Stored items:
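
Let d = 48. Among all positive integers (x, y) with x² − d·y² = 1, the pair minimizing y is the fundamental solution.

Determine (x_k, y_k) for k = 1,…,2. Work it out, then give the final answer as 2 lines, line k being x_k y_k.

7 1
97 14

d=48: √d = [6; 1,12] (ℓ=2, even), read p_1/q_1
k=0  a_k=6  p_k/q_k = 6/1
k=1  a_k=1  p_k/q_k = 7/1
→ (7, 1).  Check: 7²=49, 48·1²=48, difference 1.
(7+1√48)^2 = 97 + 14√48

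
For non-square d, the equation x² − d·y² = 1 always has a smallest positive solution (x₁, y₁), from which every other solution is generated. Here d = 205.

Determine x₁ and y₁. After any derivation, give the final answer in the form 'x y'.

d=205: √d = [14; 3,6,1,4,1,6,3,28] (ℓ=8, even), read p_7/q_7
a_0=14:  p_0=14·1+0=14,  q_0=14·0+1=1
…
a_3=1:  p_3=1·272+43=315,  q_3=1·19+3=22
a_4=4:  p_4=4·315+272=1532,  q_4=4·22+19=107
…
a_6=6:  p_6=6·1847+1532=12614,  q_6=6·129+107=881
a_7=3:  p_7=3·12614+1847=39689,  q_7=3·881+129=2772
→ (39689, 2772).  Check: 39689²=1575216721, 205·2772²=1575216720, difference 1.

39689 2772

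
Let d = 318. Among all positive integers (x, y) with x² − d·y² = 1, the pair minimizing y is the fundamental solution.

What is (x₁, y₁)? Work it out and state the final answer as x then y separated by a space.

d=318: √d = [17; 1,4,1,34] (ℓ=4, even), read p_3/q_3
step 0: (17, 1)  from 17·(1,0) + (0,1)
…
step 2: (89, 5)  from 4·(18,1) + (17,1)
step 3: (107, 6)  from 1·(89,5) + (18,1)
fundamental: x₁=107, y₁=6  (since 11449 − 318·36 = 1)

107 6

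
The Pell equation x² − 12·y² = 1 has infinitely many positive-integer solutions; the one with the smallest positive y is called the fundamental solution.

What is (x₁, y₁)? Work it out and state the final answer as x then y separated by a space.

7 2

√12 = [3; 2,6, …], period ℓ=2 (even) → k=1
a_0=3:  p_0=3·1+0=3,  q_0=3·0+1=1
a_1=2:  p_1=2·3+1=7,  q_1=2·1+0=2
fundamental: x₁=7, y₁=2  (since 49 − 12·4 = 1)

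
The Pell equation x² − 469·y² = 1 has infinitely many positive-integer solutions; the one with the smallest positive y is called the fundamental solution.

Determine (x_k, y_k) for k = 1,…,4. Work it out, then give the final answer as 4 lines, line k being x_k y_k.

√469 → a₀=21, period (1,1,1,10,6,10,1,1,1,42); ℓ=10 even so k=9
i=0: a=21 ⇒ p=21, q=1
i=1: a=1 ⇒ p=22, q=1
…
i=4: a=10 ⇒ p=693, q=32
…
i=6: a=10 ⇒ p=42923, q=1982
…
i=8: a=1 ⇒ p=90069, q=4159
i=9: a=1 ⇒ p=137215, q=6336
(x₁, y₁) = (137215, 6336);  137215² − 469·6336² = 1 ✓
(137215+6336√469)^2 = 37655912449 + 1738788480√469
(137215+6336√469)^3 = 10333912053241855 + 477175722560064√469
(137215+6336√469)^4 = 2835935484733506355201 + 130951333540419575040√469

137215 6336
37655912449 1738788480
10333912053241855 477175722560064
2835935484733506355201 130951333540419575040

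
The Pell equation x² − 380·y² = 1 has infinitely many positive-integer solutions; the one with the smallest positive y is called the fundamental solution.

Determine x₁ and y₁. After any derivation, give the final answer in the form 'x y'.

[19; 2,38] for √380; ℓ=2 ⇒ convergent index 1
k=0  a_k=19  p_k/q_k = 19/1
k=1  a_k=2  p_k/q_k = 39/2
fundamental: x₁=39, y₁=2  (since 1521 − 380·4 = 1)

39 2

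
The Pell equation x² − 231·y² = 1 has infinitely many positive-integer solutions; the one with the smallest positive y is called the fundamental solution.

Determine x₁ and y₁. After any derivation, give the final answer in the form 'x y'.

76 5

√231 = [15; 5,30, …], period ℓ=2 (even) → k=1
step 0: (15, 1)  from 15·(1,0) + (0,1)
step 1: (76, 5)  from 5·(15,1) + (1,0)
→ (76, 5).  Check: 76²=5776, 231·5²=5775, difference 1.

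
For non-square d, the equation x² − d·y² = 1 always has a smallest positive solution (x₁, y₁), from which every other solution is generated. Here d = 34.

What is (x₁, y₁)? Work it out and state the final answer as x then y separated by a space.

35 6

[5; 1,4,1,10] for √34; ℓ=4 ⇒ convergent index 3
step 0: (5, 1)  from 5·(1,0) + (0,1)
step 1: (6, 1)  from 1·(5,1) + (1,0)
step 2: (29, 5)  from 4·(6,1) + (5,1)
step 3: (35, 6)  from 1·(29,5) + (6,1)
(x₁, y₁) = (35, 6);  35² − 34·6² = 1 ✓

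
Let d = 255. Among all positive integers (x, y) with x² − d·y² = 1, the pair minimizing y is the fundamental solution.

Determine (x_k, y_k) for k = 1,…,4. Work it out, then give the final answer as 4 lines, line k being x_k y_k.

16 1
511 32
16336 1023
522241 32704

[15; 1,30] for √255; ℓ=2 ⇒ convergent index 1
a_0=15:  p_0=15·1+0=15,  q_0=15·0+1=1
a_1=1:  p_1=1·15+1=16,  q_1=1·1+0=1
→ (16, 1).  Check: 16²=256, 255·1²=255, difference 1.
n=2: (16,1)∘(16,1) = (16·16+255·1·1, 16·1+1·16) = (511,32)
n=3: (511,32)∘(16,1) = (16·511+255·1·32, 16·32+1·511) = (16336,1023)
n=4: (16336,1023)∘(16,1) = (16·16336+255·1·1023, 16·1023+1·16336) = (522241,32704)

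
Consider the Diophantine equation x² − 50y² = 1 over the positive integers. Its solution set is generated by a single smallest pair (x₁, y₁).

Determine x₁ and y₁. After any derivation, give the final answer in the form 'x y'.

[7; 14] for √50; ℓ=1 ⇒ convergent index 1
i=0: a=7 ⇒ p=7, q=1
i=1: a=14 ⇒ p=99, q=14
→ (99, 14).  Check: 99²=9801, 50·14²=9800, difference 1.

99 14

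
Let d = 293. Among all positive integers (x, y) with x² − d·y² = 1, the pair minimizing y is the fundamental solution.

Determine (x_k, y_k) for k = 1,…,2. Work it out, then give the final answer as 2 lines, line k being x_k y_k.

√293 = [17; 8,1,1,8,34, …], period ℓ=5 (odd) → k=9
step 0: (17, 1)  from 17·(1,0) + (0,1)
step 1: (137, 8)  from 8·(17,1) + (1,0)
step 2: (154, 9)  from 1·(137,8) + (17,1)
…
step 4: (2482, 145)  from 8·(291,17) + (154,9)
step 5: (84679, 4947)  from 34·(2482,145) + (291,17)
step 6: (679914, 39721)  from 8·(84679,4947) + (2482,145)
step 7: (764593, 44668)  from 1·(679914,39721) + (84679,4947)
step 8: (1444507, 84389)  from 1·(764593,44668) + (679914,39721)
step 9: (12320649, 719780)  from 8·(1444507,84389) + (764593,44668)
fundamental: x₁=12320649, y₁=719780  (since 151798391781201 − 293·518083248400 = 1)
(x_2, y_2) = (12320649·12320649 + 293·719780·719780, 12320649·719780 + 719780·12320649) = (303596783562401, 17736313474440)

12320649 719780
303596783562401 17736313474440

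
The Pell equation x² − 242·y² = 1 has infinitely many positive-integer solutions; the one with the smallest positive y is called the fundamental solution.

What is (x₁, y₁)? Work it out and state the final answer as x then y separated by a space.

19601 1260

√242 → a₀=15, period (1,1,3,1,14,1,3,1,1,30); ℓ=10 even so k=9
i=0: a=15 ⇒ p=15, q=1
i=1: a=1 ⇒ p=16, q=1
…
i=3: a=3 ⇒ p=109, q=7
…
i=5: a=14 ⇒ p=2069, q=133
i=6: a=1 ⇒ p=2209, q=142
…
i=8: a=1 ⇒ p=10905, q=701
i=9: a=1 ⇒ p=19601, q=1260
(x₁, y₁) = (19601, 1260);  19601² − 242·1260² = 1 ✓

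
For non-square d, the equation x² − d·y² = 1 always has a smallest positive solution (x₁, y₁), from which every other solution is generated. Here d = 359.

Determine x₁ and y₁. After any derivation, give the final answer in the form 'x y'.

360 19

d=359: √d = [18; 1,17,1,36] (ℓ=4, even), read p_3/q_3
a_0=18:  p_0=18·1+0=18,  q_0=18·0+1=1
a_1=1:  p_1=1·18+1=19,  q_1=1·1+0=1
a_2=17:  p_2=17·19+18=341,  q_2=17·1+1=18
a_3=1:  p_3=1·341+19=360,  q_3=1·18+1=19
→ (360, 19).  Check: 360²=129600, 359·19²=129599, difference 1.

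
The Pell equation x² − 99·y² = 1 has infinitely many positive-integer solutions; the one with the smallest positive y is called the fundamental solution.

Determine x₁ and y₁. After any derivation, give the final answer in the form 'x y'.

10 1

[9; 1,18] for √99; ℓ=2 ⇒ convergent index 1
k=0  a_k=9  p_k/q_k = 9/1
k=1  a_k=1  p_k/q_k = 10/1
(x₁, y₁) = (10, 1);  10² − 99·1² = 1 ✓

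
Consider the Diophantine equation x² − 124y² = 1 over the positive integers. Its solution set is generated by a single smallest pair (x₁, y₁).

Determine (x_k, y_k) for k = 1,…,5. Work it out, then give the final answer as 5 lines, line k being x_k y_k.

4620799 414960
42703566796801 3834893506080
394649197502177907199 35440544156001500880
3647189234337689639247667201 327527261991011323636100160
33705856733676329245494460531519999 3026875289361570825948579964954800

√124 = [11; 7,2,1,1,1,…,2,7,22, …], period ℓ=16 (even) → k=15
step 0: (11, 1)  from 11·(1,0) + (0,1)
step 1: (78, 7)  from 7·(11,1) + (1,0)
step 2: (167, 15)  from 2·(78,7) + (11,1)
step 3: (245, 22)  from 1·(167,15) + (78,7)
step 4: (412, 37)  from 1·(245,22) + (167,15)
step 5: (657, 59)  from 1·(412,37) + (245,22)
step 6: (2383, 214)  from 3·(657,59) + (412,37)
step 7: (3040, 273)  from 1·(2383,214) + (657,59)
step 8: (14543, 1306)  from 4·(3040,273) + (2383,214)
step 9: (17583, 1579)  from 1·(14543,1306) + (3040,273)
step 10: (67292, 6043)  from 3·(17583,1579) + (14543,1306)
…
step 14: (626251, 56239)  from 2·(237042,21287) + (152167,13665)
step 15: (4620799, 414960)  from 7·(626251,56239) + (237042,21287)
→ (4620799, 414960).  Check: 4620799²=21351783398401, 124·414960²=21351783398400, difference 1.
n=2: (4620799,414960)∘(4620799,414960) = (4620799·4620799+124·414960·414960, 4620799·414960+414960·4620799) = (42703566796801,3834893506080)
n=3: (42703566796801,3834893506080)∘(4620799,414960) = (4620799·42703566796801+124·414960·3834893506080, 4620799·3834893506080+414960·42703566796801) = (394649197502177907199,35440544156001500880)
n=4: (394649197502177907199,35440544156001500880)∘(4620799,414960) = (4620799·394649197502177907199+124·414960·35440544156001500880, 4620799·35440544156001500880+414960·394649197502177907199) = (3647189234337689639247667201,327527261991011323636100160)
n=5: (3647189234337689639247667201,327527261991011323636100160)∘(4620799,414960) = (4620799·3647189234337689639247667201+124·414960·327527261991011323636100160, 4620799·327527261991011323636100160+414960·3647189234337689639247667201) = (33705856733676329245494460531519999,3026875289361570825948579964954800)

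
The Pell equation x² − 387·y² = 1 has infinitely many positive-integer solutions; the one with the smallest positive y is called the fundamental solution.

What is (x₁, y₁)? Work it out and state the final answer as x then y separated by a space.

3482 177

d=387: √d = [19; 1,2,19,2,1,38] (ℓ=6, even), read p_5/q_5
k=0  a_k=19  p_k/q_k = 19/1
k=1  a_k=1  p_k/q_k = 20/1
…
k=4  a_k=2  p_k/q_k = 2341/119
k=5  a_k=1  p_k/q_k = 3482/177
fundamental: x₁=3482, y₁=177  (since 12124324 − 387·31329 = 1)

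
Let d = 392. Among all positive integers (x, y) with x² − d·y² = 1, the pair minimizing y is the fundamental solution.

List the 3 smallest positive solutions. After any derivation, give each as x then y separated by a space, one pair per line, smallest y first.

99 5
19601 990
3880899 196015

d=392: √d = [19; 1,3,1,38] (ℓ=4, even), read p_3/q_3
i=0: a=19 ⇒ p=19, q=1
…
i=2: a=3 ⇒ p=79, q=4
i=3: a=1 ⇒ p=99, q=5
→ (99, 5).  Check: 99²=9801, 392·5²=9800, difference 1.
k=2:  x_2 = 99·99+392·5·5 = 19601,  y_2 = 99·5+5·99 = 990
k=3:  x_3 = 99·19601+392·5·990 = 3880899,  y_3 = 99·990+5·19601 = 196015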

[Problem requirements] Copy each line from the data that features the string "many".

[Answer for the task]
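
The Pell equation x² − 12·y² = 1 has infinitely many positive-integer solutions; the one with the smallest positive y is called the fundamental solution.
The Pell equation x² − 469·y² = 1 has infinitely many positive-integer solutions; the one with the smallest positive y is called the fundamental solution.
The Pell equation x² − 380·y² = 1 has infinitely many positive-integer solutions; the one with the smallest positive y is called the fundamental solution.
The Pell equation x² − 231·y² = 1 has infinitely many positive-integer solutions; the one with the smallest positive y is called the fundamental solution.
The Pell equation x² − 242·y² = 1 has infinitely many positive-integer solutions; the one with the smallest positive y is called the fundamental solution.
The Pell equation x² − 99·y² = 1 has infinitely many positive-integer solutions; the one with the smallest positive y is called the fundamental solution.
The Pell equation x² − 387·y² = 1 has infinitely many positive-integer solutions; the one with the smallest positive y is called the fundamental solution.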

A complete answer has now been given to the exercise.